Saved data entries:
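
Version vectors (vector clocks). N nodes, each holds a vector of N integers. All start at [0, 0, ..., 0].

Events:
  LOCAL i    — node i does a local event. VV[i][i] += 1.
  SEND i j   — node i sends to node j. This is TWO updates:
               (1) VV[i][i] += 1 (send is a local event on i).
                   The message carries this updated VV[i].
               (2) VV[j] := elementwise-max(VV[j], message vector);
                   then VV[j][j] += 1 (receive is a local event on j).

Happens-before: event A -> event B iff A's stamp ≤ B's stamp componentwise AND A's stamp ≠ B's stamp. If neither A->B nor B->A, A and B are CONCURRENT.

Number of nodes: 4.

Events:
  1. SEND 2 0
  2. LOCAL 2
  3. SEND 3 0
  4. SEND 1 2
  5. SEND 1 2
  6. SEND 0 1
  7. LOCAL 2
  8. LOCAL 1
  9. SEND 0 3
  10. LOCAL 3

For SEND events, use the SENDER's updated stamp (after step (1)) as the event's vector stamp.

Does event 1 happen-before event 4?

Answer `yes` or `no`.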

WHAT TO DO>
From the first line through the last, repeat the entries exactly.

EXPECTED OUTPUT>
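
Version vectors (vector clocks). N nodes, each holds a vector of N integers. All start at [0, 0, ..., 0].

Events:
  LOCAL i    — node i does a local event. VV[i][i] += 1.
  SEND i j   — node i sends to node j. This is TWO updates:
               (1) VV[i][i] += 1 (send is a local event on i).
                   The message carries this updated VV[i].
               (2) VV[j] := elementwise-max(VV[j], message vector);
                   then VV[j][j] += 1 (receive is a local event on j).

Happens-before: event A -> event B iff A's stamp ≤ B's stamp componentwise AND A's stamp ≠ B's stamp. If neither A->B nor B->A, A and B are CONCURRENT.

Number of nodes: 4.

Events:
  1. SEND 2 0
  2. LOCAL 2
  3. SEND 3 0
  4. SEND 1 2
  5. SEND 1 2
  6. SEND 0 1
  7. LOCAL 2
  8. LOCAL 1
  9. SEND 0 3
  10. LOCAL 3

For SEND events, use the SENDER's updated stamp (after step (1)) as the event's vector stamp.

Does event 1 happen-before event 4?

Answer `yes` or `no`.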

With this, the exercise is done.